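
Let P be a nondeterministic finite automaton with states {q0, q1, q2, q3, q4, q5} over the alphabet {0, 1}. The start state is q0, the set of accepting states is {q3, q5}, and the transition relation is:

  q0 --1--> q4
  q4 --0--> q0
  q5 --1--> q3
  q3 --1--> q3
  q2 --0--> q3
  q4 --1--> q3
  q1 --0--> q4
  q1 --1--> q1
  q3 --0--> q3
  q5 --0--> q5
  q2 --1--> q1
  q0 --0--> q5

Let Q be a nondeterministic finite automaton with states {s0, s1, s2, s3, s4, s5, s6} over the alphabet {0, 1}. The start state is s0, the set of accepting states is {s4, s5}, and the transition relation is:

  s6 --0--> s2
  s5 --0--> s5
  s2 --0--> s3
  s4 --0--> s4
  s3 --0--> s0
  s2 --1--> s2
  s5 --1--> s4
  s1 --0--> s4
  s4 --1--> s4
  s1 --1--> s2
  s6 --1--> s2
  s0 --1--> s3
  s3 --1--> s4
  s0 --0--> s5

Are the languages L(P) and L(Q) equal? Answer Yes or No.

Exploring the product automaton P × Q from the start pair (q0, s0), following both machines on each input symbol, reaches 4 state pairs: (q0, s0), (q5, s5), (q4, s3), (q3, s4).
P accepts in {q3, q5} and Q accepts in {s4, s5}. In every reachable pair the two components are either both accepting — (q5, s5), (q3, s4) — or both non-accepting, so no string is accepted by exactly one of the machines: L(P) \ L(Q) and L(Q) \ L(P) are both empty.
Hence every string is accepted by P iff it is accepted by Q, and the two languages coincide.

Yes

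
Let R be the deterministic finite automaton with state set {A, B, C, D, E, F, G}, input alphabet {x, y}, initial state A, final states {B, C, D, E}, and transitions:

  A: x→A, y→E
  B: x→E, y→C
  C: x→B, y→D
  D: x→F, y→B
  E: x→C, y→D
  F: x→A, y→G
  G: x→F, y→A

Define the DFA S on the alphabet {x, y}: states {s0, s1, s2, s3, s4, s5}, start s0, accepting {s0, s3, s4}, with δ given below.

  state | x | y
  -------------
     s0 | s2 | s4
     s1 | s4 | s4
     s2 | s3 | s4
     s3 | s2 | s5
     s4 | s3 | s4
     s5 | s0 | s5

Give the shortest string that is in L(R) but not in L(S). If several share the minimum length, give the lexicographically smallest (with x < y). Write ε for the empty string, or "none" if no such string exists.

The string xxy is accepted by R but not by S.
No shorter string lies in the difference, and xxy is the lexicographically first length-3 string in L(R) \ L(S).

xxy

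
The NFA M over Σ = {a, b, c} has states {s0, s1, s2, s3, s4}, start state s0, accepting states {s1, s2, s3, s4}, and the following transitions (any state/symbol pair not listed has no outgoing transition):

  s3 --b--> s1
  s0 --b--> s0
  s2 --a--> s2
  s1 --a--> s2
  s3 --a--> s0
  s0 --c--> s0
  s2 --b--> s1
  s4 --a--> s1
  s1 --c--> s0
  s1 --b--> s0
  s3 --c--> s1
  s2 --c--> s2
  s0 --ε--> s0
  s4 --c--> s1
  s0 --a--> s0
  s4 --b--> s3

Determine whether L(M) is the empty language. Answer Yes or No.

The states reachable from the start state are {s0}.
None of the accepting states {s1, s2, s3, s4} is reachable, so no string is accepted and L(M) = ∅.

Yes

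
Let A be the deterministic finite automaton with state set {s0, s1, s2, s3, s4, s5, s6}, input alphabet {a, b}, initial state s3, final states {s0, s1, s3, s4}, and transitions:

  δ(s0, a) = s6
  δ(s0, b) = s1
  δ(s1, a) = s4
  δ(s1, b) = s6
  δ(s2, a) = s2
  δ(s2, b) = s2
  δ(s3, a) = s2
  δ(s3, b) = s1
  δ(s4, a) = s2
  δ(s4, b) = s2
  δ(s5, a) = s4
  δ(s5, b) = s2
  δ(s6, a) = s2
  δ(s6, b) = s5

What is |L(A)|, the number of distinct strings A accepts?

The useful subgraph on states {s1, s3, s4, s5, s6} is acyclic, so L(A) is finite; the longest accepting path visits 5 useful states, giving maximum string length 4.
Counting accepting paths from s3 by length: 1 of length 0, 1 of length 1, 1 of length 2, 1 of length 4. Total 4.

4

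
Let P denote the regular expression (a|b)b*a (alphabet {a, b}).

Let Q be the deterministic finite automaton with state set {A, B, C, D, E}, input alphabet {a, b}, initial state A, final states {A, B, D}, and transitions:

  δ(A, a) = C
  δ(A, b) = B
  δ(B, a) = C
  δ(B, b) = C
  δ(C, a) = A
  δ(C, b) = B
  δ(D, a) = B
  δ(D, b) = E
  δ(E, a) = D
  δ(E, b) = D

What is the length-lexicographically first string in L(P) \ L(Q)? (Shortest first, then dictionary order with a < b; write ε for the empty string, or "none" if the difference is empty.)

ba

The string ba is accepted by P but not by Q.
No shorter string lies in the difference, and ba is the lexicographically first length-2 string in L(P) \ L(Q).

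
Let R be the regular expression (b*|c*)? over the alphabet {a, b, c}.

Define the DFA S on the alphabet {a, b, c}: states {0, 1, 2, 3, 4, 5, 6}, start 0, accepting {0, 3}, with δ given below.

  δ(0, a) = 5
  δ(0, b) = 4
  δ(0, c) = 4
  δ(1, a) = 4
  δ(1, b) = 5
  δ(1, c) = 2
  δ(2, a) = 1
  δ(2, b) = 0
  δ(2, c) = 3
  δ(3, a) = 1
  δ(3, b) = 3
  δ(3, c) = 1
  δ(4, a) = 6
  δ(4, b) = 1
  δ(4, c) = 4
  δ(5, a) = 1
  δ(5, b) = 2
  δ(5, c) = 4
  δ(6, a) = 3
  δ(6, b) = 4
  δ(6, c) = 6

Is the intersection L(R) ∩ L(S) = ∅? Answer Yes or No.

No

The empty string ε is accepted by both R and S.
Hence L(R) ∩ L(S) ≠ ∅.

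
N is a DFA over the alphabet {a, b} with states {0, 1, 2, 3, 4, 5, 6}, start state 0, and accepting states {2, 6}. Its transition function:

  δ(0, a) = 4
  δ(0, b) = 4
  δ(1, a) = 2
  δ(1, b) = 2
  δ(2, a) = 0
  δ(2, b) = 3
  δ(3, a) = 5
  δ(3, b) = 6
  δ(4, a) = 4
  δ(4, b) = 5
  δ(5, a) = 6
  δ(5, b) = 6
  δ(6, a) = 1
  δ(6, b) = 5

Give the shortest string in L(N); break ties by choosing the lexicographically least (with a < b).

A breadth-first search from 0 reaches an accepting state first via the path 0 → 4 → 5 → 6 on input aba.
No string of length < 3 is accepted (BFS exhausts all shorter strings without reaching an accepting state), and aba is the lexicographically least accepting string of length 3.

aba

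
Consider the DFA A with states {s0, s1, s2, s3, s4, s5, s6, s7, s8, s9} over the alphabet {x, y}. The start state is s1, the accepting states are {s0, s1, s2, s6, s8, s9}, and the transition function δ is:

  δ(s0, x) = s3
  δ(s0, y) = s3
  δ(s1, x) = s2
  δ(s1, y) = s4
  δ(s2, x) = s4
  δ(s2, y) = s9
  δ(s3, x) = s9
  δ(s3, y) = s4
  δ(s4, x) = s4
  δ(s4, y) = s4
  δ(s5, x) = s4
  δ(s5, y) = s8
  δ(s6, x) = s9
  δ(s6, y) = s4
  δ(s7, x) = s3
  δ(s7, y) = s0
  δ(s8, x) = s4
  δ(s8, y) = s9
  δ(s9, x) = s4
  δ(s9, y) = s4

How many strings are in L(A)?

3

The useful subgraph on states {s1, s2, s9} is acyclic, so L(A) is finite; the longest accepting path visits 3 useful states, giving maximum string length 2.
Counting accepting paths from s1 by length: 1 of length 0, 1 of length 1, 1 of length 2. Total 3.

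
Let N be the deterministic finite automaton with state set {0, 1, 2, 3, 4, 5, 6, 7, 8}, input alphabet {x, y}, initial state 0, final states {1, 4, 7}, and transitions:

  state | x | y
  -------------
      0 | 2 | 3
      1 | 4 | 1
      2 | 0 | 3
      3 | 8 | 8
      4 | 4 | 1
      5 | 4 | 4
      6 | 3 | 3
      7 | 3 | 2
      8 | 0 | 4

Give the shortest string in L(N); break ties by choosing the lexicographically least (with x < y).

yxy

A breadth-first search from 0 reaches an accepting state first via the path 0 → 3 → 8 → 4 on input yxy.
No string of length < 3 is accepted (BFS exhausts all shorter strings without reaching an accepting state), and yxy is the lexicographically least accepting string of length 3.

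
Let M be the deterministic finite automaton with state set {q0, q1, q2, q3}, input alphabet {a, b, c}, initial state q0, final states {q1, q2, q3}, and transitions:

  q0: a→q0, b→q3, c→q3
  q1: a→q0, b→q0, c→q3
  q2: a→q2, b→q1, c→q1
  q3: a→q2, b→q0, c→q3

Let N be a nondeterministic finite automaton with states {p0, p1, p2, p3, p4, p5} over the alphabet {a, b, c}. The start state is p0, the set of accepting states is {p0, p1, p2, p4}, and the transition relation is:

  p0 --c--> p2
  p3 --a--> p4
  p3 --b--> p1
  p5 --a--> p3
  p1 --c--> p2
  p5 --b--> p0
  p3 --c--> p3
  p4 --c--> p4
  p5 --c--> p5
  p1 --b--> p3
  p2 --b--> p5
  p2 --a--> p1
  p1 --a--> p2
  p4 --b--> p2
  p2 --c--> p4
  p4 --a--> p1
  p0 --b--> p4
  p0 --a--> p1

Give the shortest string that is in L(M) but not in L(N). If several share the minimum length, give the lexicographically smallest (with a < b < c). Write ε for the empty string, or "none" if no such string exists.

The string ab is accepted by M but not by N.
No shorter string lies in the difference, and ab is the lexicographically first length-2 string in L(M) \ L(N).

ab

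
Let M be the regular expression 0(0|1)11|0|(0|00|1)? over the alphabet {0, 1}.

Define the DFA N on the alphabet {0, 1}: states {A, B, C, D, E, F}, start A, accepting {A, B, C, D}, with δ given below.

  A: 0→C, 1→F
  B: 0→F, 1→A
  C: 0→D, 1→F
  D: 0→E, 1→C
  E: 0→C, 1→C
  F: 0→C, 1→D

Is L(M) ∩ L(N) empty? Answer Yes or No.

The empty string ε is accepted by both M and N.
Hence L(M) ∩ L(N) ≠ ∅.

No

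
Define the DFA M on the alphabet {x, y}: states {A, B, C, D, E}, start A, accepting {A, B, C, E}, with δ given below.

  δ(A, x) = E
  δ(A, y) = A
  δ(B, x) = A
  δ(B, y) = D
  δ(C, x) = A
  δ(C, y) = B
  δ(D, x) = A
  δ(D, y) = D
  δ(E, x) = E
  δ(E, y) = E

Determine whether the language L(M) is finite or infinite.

infinite

State A is reachable from the start and can reach an accepting state, and it lies on the cycle A → A.
Traversing that cycle any number of times yields accepted strings of unbounded length, so the language is infinite.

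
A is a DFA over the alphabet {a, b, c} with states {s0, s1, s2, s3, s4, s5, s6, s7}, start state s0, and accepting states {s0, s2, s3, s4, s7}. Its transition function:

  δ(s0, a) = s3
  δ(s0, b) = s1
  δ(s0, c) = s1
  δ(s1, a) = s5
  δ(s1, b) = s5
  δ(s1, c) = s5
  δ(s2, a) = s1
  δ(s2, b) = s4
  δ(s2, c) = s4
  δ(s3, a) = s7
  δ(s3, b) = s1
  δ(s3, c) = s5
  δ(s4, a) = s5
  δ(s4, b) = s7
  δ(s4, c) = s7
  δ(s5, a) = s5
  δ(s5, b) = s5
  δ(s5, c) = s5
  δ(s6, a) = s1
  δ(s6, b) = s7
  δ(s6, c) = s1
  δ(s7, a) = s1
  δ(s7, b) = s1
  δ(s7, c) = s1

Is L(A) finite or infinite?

finite

The useful states (reachable from s0 and able to reach an accepting state) are {s0, s3, s7}.
Restricted to these states the transition graph has no cycle, so every accepting path has bounded length and L is finite.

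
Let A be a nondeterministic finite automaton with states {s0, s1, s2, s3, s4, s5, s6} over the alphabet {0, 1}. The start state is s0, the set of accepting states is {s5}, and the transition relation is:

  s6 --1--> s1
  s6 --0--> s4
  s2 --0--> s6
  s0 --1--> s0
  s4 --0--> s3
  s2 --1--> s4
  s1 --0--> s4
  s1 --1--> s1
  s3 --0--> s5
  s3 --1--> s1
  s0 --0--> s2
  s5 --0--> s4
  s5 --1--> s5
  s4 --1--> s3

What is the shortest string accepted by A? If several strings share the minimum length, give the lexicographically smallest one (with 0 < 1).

0100

A breadth-first search from s0 reaches an accepting state first via the path s0 → s2 → s4 → s3 → s5 on input 0100.
No string of length < 4 is accepted (BFS exhausts all shorter strings without reaching an accepting state), and 0100 is the lexicographically least accepting string of length 4.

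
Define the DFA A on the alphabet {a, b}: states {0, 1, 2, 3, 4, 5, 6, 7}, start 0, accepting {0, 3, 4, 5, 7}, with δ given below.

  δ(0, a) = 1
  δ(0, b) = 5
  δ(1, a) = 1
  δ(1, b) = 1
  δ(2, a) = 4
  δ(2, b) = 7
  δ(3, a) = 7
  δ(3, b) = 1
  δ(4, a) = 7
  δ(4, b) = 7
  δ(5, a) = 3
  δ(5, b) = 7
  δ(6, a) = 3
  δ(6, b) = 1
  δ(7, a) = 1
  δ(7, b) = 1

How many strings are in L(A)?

The useful subgraph on states {0, 3, 5, 7} is acyclic, so L(A) is finite; the longest accepting path visits 4 useful states, giving maximum string length 3.
Counting accepting paths from 0 by length: 1 of length 0, 1 of length 1, 2 of length 2, 1 of length 3. Total 5.

5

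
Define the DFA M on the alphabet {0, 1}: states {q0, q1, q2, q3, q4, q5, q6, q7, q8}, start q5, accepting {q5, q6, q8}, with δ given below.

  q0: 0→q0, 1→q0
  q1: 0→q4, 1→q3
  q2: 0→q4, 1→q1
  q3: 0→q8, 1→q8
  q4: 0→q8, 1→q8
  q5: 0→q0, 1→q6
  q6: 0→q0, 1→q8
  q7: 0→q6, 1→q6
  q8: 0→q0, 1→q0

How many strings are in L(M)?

3

The useful subgraph on states {q5, q6, q8} is acyclic, so L(M) is finite; the longest accepting path visits 3 useful states, giving maximum string length 2.
Counting accepting paths from q5 by length: 1 of length 0, 1 of length 1, 1 of length 2. Total 3.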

How to complete this task :: Please give back exactly the lines of this listing beginning at the line with "Let N be the" and ending with the line with "q3: a→q2, b→q0, c→q3", both included, and nothing else.

Written reply ::
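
Let N be the deterministic finite automaton with state set {0, 1, 2, 3, 4, 5, 6, 7, 8}, input alphabet {x, y}, initial state 0, final states {1, 4, 7}, and transitions:

  state | x | y
  -------------
      0 | 2 | 3
      1 | 4 | 1
      2 | 0 | 3
      3 | 8 | 8
      4 | 4 | 1
      5 | 4 | 4
      6 | 3 | 3
      7 | 3 | 2
      8 | 0 | 4

Give the shortest string in L(N); break ties by choosing the lexicographically least (with x < y).

yxy

A breadth-first search from 0 reaches an accepting state first via the path 0 → 3 → 8 → 4 on input yxy.
No string of length < 3 is accepted (BFS exhausts all shorter strings without reaching an accepting state), and yxy is the lexicographically least accepting string of length 3.

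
Let M be the deterministic finite automaton with state set {q0, q1, q2, q3}, input alphabet {a, b, c}, initial state q0, final states {q1, q2, q3}, and transitions:

  q0: a→q0, b→q3, c→q3
  q1: a→q0, b→q0, c→q3
  q2: a→q2, b→q1, c→q1
  q3: a→q2, b→q0, c→q3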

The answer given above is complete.